Entries taken from a collection
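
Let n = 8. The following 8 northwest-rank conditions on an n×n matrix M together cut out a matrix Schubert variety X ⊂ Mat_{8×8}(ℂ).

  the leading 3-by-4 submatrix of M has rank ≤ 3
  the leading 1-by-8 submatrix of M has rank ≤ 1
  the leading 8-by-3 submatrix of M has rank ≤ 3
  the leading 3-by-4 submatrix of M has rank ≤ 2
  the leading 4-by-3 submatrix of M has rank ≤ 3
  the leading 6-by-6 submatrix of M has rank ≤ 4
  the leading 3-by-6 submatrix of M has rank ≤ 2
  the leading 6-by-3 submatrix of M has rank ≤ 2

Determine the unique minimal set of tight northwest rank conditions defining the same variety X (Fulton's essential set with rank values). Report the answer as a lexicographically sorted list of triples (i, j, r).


Propagating the 8 rank bounds to every northwest block:

  1  1  1  1  1  1  1  1
  1  2  2  2  2  2  2  2
  1  2  2  2  2  2  3  3
  1  2  2  3  3  3  4  4
  1  2  2  3  4  4  5  5
  1  2  2  3  4  4  5  6
  1  2  3  4  5  5  6  7
  1  2  3  4  5  6  7  8

second differences of R give the permutation w = (1, 2, 7, 4, 5, 8, 3, 6).

|D(w)|=8, |Ess(w)|=3:

[(3, 6, 2), (6, 3, 2), (6, 6, 4)]


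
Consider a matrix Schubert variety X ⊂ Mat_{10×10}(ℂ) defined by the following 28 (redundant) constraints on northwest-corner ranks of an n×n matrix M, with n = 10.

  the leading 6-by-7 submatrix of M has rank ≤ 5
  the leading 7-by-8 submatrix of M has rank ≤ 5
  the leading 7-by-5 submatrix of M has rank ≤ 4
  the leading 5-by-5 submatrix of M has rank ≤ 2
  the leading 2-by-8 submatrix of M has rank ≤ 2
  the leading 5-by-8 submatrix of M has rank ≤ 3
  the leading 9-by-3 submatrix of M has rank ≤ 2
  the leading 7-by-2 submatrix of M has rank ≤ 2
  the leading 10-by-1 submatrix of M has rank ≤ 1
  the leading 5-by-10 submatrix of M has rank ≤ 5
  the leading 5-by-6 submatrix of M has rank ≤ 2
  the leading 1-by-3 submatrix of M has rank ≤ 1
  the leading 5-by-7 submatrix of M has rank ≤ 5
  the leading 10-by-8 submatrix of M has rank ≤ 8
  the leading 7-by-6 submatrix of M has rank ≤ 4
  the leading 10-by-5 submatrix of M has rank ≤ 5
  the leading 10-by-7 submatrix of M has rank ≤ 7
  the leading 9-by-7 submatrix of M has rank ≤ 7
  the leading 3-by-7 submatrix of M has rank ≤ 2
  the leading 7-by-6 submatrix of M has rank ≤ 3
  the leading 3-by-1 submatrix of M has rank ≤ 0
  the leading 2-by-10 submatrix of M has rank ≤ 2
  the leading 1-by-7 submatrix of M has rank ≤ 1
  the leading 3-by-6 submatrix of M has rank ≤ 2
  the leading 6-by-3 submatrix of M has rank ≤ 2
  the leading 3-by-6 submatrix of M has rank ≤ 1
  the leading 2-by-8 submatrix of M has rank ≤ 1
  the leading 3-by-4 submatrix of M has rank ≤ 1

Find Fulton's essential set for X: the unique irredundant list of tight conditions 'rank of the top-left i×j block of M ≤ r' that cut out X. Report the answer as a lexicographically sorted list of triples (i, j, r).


Computing R[i][j] = min implied NW-rank bound (n=10, 28 conditions):

  i=1: 0, 1, 1, 1, 1, 1, 1, 1, 1, 1
  i=2: 0, 1, 1, 1, 1, 1, 1, 1, 2, 2
  i=3: 0, 1, 1, 1, 1, 1, 2, 2, 3, 3
  i=4: 1, 2, 2, 2, 2, 2, 3, 3, 4, 4
  i=5: 1, 2, 2, 2, 2, 2, 3, 3, 4, 5
  i=6: 1, 2, 2, 3, 3, 3, 4, 4, 5, 6
  i=7: 1, 2, 2, 3, 3, 3, 4, 5, 6, 7
  i=8: 1, 2, 2, 3, 4, 4, 5, 6, 7, 8
  i=9: 1, 2, 2, 3, 4, 5, 6, 7, 8, 9
  i=10: 1, 2, 3, 4, 5, 6, 7, 8, 9, 10

reading off 1-entries of Δ²R: w = (2, 9, 7, 1, 10, 4, 8, 5, 6, 3).

Rothe diagram D(w) (24 cells), 7 SE-corners (essential conditions):

[(2, 8, 1), (3, 1, 0), (3, 6, 1), (5, 6, 2), (5, 8, 3), (7, 6, 3), (9, 3, 2)]


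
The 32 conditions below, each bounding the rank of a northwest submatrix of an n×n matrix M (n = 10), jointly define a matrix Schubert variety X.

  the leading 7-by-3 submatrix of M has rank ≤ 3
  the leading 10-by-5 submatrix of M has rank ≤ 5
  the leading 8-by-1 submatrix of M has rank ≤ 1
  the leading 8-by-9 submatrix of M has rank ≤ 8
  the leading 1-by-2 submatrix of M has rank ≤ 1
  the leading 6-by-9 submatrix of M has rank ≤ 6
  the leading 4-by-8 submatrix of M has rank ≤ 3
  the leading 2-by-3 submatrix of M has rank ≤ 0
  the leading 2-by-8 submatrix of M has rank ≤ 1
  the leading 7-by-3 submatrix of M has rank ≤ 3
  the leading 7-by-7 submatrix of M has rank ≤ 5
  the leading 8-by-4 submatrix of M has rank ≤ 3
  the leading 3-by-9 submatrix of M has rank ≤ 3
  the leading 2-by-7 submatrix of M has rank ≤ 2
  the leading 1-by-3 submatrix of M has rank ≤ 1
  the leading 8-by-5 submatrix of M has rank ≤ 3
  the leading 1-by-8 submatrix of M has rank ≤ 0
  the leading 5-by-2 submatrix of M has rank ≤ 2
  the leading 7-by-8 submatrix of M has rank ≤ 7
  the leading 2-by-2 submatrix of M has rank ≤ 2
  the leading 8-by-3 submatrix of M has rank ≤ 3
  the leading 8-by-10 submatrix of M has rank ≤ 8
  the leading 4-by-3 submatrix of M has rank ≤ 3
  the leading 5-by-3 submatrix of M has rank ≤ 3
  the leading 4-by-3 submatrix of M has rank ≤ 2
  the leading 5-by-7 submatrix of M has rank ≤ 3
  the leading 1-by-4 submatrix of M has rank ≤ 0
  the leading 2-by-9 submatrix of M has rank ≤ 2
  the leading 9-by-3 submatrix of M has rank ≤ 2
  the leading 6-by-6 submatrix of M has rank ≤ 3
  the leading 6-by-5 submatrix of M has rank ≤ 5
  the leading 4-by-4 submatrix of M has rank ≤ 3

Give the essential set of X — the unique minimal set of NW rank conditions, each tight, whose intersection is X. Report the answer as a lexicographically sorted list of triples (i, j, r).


Computing R[i][j] = min implied NW-rank bound (n=10, 32 conditions):

  i=1: 0, 0, 0, 0, 0, 0, 0, 0, 1, 1
  i=2: 0, 0, 0, 1, 1, 1, 1, 1, 2, 2
  i=3: 1, 1, 1, 2, 2, 2, 2, 2, 3, 3
  i=4: 1, 2, 2, 3, 3, 3, 3, 3, 4, 4
  i=5: 1, 2, 2, 3, 3, 3, 3, 4, 5, 5
  i=6: 1, 2, 2, 3, 3, 3, 4, 5, 6, 6
  i=7: 1, 2, 2, 3, 3, 4, 5, 6, 7, 7
  i=8: 1, 2, 2, 3, 3, 4, 5, 6, 7, 8
  i=9: 1, 2, 2, 3, 4, 5, 6, 7, 8, 9
  i=10: 1, 2, 3, 4, 5, 6, 7, 8, 9, 10

giving w = (9, 4, 1, 2, 8, 7, 6, 10, 5, 3) via Δ²R.

D(w) has 23 cells with 6 SE-corners; essential set:

[(1, 8, 0), (2, 3, 0), (5, 7, 3), (6, 6, 3), (8, 5, 3), (9, 3, 2)]


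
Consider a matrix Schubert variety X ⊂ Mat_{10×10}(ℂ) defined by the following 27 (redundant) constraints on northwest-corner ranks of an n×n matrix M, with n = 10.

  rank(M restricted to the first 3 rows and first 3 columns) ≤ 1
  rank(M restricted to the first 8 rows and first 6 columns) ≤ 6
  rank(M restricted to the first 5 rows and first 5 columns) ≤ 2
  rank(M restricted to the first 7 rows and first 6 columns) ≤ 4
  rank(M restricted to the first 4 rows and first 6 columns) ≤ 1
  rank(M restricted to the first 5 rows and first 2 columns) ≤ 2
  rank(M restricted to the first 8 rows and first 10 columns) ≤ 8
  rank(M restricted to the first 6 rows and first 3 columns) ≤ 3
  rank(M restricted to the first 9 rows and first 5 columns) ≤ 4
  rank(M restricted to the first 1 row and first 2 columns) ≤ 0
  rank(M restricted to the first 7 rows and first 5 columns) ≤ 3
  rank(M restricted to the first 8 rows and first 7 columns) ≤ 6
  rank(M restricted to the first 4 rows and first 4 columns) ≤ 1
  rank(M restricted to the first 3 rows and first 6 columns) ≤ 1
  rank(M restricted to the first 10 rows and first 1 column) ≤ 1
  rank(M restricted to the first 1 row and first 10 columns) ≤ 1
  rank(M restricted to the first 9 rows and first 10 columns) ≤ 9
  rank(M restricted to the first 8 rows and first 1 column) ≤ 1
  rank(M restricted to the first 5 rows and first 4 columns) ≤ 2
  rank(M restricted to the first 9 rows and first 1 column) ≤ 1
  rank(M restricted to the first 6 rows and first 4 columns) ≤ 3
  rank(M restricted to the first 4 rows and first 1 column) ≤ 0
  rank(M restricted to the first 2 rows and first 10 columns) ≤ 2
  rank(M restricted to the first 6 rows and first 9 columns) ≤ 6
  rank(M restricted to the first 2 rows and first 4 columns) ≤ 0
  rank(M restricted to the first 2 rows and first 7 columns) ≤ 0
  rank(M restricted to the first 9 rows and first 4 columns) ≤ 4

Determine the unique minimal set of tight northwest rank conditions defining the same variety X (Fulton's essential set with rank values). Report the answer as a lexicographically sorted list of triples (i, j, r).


The tightest implied rank at each (i,j), from the 27 conditions:

  0, 0, 0, 0, 0, 0, 0, 1, 1, 1
  0, 0, 0, 0, 0, 0, 0, 1, 2, 2
  0, 1, 1, 1, 1, 1, 1, 2, 3, 3
  0, 1, 1, 1, 1, 1, 2, 3, 4, 4
  1, 2, 2, 2, 2, 2, 3, 4, 5, 5
  1, 2, 3, 3, 3, 3, 4, 5, 6, 6
  1, 2, 3, 3, 3, 4, 5, 6, 7, 7
  1, 2, 3, 4, 4, 5, 6, 7, 8, 8
  1, 2, 3, 4, 4, 5, 6, 7, 8, 9
  1, 2, 3, 4, 5, 6, 7, 8, 9, 10

so w = (8, 9, 2, 7, 1, 3, 6, 4, 10, 5).

D(w) has 23 cells with 5 SE-corners; essential set:

[(2, 7, 0), (4, 1, 0), (4, 6, 1), (7, 5, 3), (9, 5, 4)]


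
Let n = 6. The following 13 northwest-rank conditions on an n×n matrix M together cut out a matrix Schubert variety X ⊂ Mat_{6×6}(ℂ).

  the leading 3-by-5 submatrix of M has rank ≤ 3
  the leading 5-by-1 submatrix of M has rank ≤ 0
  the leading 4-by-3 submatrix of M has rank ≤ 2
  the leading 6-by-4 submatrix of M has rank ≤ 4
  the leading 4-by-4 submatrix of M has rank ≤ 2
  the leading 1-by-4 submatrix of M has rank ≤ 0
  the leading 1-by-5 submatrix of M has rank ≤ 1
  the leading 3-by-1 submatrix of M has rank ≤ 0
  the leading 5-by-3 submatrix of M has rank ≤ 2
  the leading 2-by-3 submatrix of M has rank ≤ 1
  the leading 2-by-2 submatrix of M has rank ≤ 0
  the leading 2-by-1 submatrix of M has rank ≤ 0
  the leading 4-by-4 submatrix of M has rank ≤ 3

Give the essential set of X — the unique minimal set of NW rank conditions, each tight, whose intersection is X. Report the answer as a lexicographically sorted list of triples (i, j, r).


Computing R[i][j] = min implied NW-rank bound (n=6, 13 conditions):

  i=1: 0, 0, 0, 0, 1, 1
  i=2: 0, 0, 1, 1, 2, 2
  i=3: 0, 1, 2, 2, 3, 3
  i=4: 0, 1, 2, 2, 3, 4
  i=5: 0, 1, 2, 3, 4, 5
  i=6: 1, 2, 3, 4, 5, 6

giving w = (5, 3, 2, 6, 4, 1) via Δ²R.

4 SE-corners of the 10-cell Rothe diagram give Ess(w):

[(1, 4, 0), (2, 2, 0), (4, 4, 2), (5, 1, 0)]


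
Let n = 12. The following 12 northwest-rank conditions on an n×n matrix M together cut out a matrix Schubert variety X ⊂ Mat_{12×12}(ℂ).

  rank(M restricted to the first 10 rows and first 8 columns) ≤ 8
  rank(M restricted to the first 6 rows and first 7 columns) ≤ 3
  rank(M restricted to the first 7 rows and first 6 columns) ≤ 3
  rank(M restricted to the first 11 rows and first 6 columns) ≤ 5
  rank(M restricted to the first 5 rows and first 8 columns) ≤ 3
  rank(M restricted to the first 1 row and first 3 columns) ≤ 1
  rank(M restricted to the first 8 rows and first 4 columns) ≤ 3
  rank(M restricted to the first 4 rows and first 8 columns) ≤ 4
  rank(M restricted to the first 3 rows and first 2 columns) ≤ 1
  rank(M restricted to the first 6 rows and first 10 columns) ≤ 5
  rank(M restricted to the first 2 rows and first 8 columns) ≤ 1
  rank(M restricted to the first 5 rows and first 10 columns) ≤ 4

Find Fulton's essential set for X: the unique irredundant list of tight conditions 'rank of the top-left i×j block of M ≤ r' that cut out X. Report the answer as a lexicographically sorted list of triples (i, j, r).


Reconstructing r_w from the 12 given conditions:

  i=1: 1 1 1 1 1 1 1 1 1 1 1 1
  i=2: 1 1 1 1 1 1 1 1 2 2 2 2
  i=3: 1 1 2 2 2 2 2 2 3 3 3 3
  i=4: 1 2 3 3 3 3 3 3 4 4 4 4
  i=5: 1 2 3 3 3 3 3 3 4 4 5 5
  i=6: 1 2 3 3 3 3 3 4 5 5 6 6
  i=7: 1 2 3 3 3 3 4 5 6 6 7 7
  i=8: 1 2 3 3 4 4 5 6 7 7 8 8
  i=9: 1 2 3 4 5 5 6 7 8 8 9 9
  i=10: 1 2 3 4 5 5 6 7 8 9 10 10
  i=11: 1 2 3 4 5 5 6 7 8 9 10 11
  i=12: 1 2 3 4 5 6 7 8 9 10 11 12

hence w(1..12) = (1, 9, 3, 2, 11, 8, 7, 5, 4, 10, 12, 6).

Rothe diagram D(w) (24 cells), 8 SE-corners (essential conditions):

[(2, 8, 1), (3, 2, 1), (5, 8, 3), (5, 10, 4), (6, 7, 3), (7, 6, 3), (8, 4, 3), (11, 6, 5)]


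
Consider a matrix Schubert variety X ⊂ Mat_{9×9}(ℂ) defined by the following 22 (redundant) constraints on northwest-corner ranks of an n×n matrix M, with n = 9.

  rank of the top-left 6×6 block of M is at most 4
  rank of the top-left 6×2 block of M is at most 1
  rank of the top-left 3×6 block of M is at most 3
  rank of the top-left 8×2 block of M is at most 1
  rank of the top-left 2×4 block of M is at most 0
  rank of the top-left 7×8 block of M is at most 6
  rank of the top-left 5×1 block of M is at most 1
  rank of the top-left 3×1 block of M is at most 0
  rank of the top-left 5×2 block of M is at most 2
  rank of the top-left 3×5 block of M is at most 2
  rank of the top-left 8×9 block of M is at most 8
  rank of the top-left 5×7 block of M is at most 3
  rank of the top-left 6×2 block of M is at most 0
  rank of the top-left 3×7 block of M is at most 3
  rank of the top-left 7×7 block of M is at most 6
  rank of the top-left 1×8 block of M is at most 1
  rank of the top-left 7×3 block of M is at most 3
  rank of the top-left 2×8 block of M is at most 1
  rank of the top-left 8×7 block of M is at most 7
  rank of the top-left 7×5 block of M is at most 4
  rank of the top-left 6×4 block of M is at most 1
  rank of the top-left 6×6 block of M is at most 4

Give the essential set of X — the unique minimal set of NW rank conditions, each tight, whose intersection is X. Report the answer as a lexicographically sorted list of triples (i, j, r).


Rank table r_w(9×9) implied by the 22 constraints:

  i=1: 0, 0, 0, 0, 1, 1, 1, 1, 1
  i=2: 0, 0, 0, 0, 1, 1, 1, 1, 2
  i=3: 0, 0, 1, 1, 2, 2, 2, 2, 3
  i=4: 0, 0, 1, 1, 2, 3, 3, 3, 4
  i=5: 0, 0, 1, 1, 2, 3, 3, 4, 5
  i=6: 0, 0, 1, 1, 2, 3, 4, 5, 6
  i=7: 1, 1, 2, 2, 3, 4, 5, 6, 7
  i=8: 1, 1, 2, 3, 4, 5, 6, 7, 8
  i=9: 1, 2, 3, 4, 5, 6, 7, 8, 9

second differences of R give the permutation w = (5, 9, 3, 6, 8, 7, 1, 4, 2).

D(w) has 24 cells with 6 SE-corners; essential set:

[(2, 4, 0), (2, 8, 1), (5, 7, 3), (6, 2, 0), (6, 4, 1), (8, 2, 1)]


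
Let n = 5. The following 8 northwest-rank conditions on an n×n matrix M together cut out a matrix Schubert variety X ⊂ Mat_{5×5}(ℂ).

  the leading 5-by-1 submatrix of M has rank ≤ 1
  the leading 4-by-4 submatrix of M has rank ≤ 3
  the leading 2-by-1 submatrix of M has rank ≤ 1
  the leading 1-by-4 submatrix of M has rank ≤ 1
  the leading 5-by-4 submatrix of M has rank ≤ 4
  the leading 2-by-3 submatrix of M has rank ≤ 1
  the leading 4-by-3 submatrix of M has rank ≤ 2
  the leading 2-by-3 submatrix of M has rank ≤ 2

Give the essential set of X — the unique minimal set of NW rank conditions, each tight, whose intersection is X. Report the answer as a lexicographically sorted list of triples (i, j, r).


The tightest implied rank at each (i,j), from the 8 conditions:

  R[1]: 1 1 1 1 1
  R[2]: 1 1 1 2 2
  R[3]: 1 2 2 3 3
  R[4]: 1 2 2 3 4
  R[5]: 1 2 3 4 5

so w = (1, 4, 2, 5, 3).

Rothe diagram D(w) (3 cells), 2 SE-corners (essential conditions):

[(2, 3, 1), (4, 3, 2)]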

WHAT TO WORK ON>
Find how many lines in the entries above use the word "following". Write the number alone.

SOLUTION>
7